# EXERCISE OBJECTIVE
Print the data below exactly, but only the lines from the one containing "likeness ⇒ orpvmvhh" down to the one containing "28 29 21 24'", inclusive.

[Stored items]
────────────────────────────────────────

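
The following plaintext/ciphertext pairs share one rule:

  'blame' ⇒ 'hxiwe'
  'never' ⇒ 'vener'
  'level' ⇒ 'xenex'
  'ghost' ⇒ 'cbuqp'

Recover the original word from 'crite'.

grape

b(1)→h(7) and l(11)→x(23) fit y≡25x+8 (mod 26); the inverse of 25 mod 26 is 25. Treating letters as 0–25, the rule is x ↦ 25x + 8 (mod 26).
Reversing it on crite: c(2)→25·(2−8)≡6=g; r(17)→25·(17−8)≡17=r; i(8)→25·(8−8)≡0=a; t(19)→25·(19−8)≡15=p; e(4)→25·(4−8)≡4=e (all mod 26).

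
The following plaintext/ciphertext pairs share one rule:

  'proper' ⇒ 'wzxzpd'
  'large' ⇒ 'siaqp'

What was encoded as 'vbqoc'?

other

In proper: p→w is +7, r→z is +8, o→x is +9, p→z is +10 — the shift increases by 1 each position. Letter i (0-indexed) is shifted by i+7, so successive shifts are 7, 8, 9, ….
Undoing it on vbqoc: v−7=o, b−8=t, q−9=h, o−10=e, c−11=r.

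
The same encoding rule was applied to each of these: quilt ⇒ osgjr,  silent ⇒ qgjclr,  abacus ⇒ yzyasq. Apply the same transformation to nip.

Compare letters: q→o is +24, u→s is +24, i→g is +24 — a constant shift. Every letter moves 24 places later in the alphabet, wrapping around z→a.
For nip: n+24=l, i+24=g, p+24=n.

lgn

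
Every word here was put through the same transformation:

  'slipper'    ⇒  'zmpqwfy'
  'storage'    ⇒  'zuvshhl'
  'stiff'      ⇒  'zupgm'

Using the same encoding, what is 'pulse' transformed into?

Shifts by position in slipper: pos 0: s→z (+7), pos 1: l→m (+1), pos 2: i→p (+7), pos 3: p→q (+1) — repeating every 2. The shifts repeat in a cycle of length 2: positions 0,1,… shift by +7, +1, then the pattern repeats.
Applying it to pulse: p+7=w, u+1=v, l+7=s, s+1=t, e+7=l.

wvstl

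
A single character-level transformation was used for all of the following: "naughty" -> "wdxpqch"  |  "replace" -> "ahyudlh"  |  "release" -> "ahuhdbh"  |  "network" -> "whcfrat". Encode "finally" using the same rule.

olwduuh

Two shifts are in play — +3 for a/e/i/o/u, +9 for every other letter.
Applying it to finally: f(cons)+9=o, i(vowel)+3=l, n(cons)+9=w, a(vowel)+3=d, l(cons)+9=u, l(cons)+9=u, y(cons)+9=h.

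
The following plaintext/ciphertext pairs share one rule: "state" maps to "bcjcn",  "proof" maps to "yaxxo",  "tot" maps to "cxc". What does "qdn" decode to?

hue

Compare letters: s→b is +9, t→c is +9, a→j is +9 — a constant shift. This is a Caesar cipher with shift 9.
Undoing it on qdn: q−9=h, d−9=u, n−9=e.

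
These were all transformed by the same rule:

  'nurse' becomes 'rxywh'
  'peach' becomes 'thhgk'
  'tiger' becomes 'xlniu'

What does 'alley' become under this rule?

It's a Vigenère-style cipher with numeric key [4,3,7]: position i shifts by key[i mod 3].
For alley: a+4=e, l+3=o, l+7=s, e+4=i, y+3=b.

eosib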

────────────────────────────────────────

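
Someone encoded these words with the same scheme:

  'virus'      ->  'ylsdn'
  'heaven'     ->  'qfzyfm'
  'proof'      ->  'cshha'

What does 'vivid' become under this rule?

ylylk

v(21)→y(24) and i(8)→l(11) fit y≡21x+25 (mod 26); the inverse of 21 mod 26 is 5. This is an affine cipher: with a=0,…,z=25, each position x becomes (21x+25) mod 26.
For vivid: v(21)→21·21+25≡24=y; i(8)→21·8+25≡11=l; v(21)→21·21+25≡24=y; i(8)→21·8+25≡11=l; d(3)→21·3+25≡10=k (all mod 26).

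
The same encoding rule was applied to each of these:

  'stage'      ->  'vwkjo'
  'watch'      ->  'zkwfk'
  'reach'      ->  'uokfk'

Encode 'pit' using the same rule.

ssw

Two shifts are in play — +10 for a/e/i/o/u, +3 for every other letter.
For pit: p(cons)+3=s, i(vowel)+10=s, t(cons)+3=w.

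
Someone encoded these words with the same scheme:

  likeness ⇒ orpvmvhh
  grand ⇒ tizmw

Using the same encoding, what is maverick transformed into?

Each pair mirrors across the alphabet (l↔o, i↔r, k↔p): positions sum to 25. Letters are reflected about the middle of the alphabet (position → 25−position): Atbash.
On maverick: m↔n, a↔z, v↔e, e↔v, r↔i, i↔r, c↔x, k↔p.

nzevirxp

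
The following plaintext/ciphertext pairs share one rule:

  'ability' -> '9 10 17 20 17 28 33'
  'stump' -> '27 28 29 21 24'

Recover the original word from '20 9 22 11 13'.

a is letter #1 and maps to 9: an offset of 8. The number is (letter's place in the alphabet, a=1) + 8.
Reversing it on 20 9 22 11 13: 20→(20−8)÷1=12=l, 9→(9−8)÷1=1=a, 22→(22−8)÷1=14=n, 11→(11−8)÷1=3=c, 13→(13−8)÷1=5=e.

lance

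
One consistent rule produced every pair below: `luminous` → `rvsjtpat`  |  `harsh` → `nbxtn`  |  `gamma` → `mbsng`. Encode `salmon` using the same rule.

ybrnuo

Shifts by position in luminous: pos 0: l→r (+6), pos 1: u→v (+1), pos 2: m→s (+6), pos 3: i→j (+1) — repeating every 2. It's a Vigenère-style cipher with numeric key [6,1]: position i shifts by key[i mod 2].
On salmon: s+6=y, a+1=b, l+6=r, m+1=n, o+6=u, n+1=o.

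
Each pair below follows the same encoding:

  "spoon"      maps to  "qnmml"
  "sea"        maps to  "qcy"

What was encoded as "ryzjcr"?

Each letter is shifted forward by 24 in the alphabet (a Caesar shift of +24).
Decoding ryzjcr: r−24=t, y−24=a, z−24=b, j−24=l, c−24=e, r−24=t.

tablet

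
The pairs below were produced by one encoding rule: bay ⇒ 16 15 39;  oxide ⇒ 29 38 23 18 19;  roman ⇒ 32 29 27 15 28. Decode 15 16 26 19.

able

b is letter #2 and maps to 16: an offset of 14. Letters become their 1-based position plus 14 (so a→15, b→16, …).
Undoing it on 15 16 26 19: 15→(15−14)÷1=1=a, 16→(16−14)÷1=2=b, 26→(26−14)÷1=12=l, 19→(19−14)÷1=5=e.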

────────────────────────────────────────

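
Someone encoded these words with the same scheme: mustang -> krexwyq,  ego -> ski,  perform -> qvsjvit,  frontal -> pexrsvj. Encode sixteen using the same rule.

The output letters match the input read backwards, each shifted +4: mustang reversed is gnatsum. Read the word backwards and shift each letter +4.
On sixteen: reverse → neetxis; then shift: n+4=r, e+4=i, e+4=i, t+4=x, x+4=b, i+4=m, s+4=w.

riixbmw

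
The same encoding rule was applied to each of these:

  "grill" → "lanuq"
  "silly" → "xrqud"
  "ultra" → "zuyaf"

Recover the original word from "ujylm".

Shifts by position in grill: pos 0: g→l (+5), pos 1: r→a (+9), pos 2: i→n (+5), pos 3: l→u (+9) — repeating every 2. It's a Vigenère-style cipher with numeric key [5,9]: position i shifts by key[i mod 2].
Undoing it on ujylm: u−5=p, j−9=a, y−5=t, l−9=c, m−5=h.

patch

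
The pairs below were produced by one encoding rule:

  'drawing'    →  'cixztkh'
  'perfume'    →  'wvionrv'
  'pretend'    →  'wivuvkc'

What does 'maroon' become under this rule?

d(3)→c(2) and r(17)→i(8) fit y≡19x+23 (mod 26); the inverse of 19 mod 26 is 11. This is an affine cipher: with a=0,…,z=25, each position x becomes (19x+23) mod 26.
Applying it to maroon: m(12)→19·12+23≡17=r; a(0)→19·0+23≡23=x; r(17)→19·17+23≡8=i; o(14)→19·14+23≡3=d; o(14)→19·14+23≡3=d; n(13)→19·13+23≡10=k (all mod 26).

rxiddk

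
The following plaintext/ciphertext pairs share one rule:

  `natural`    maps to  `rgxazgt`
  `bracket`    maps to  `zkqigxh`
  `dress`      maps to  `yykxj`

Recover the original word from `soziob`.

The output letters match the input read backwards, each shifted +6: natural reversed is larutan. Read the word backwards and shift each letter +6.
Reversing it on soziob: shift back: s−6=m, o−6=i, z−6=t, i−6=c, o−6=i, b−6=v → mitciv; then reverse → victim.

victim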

────────────────────────────────────────

# YOUR RESPONSE
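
  likeness ⇒ orpvmvhh
  grand ⇒ tizmw

Using the same encoding, what is maverick transformed into?

Each pair mirrors across the alphabet (l↔o, i↔r, k↔p): positions sum to 25. Letters are reflected about the middle of the alphabet (position → 25−position): Atbash.
On maverick: m↔n, a↔z, v↔e, e↔v, r↔i, i↔r, c↔x, k↔p.

nzevirxp

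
The following plaintext/ciphertext pairs share one rule:

  'ability' -> '9 10 17 20 17 28 33'
  'stump' -> '27 28 29 21 24'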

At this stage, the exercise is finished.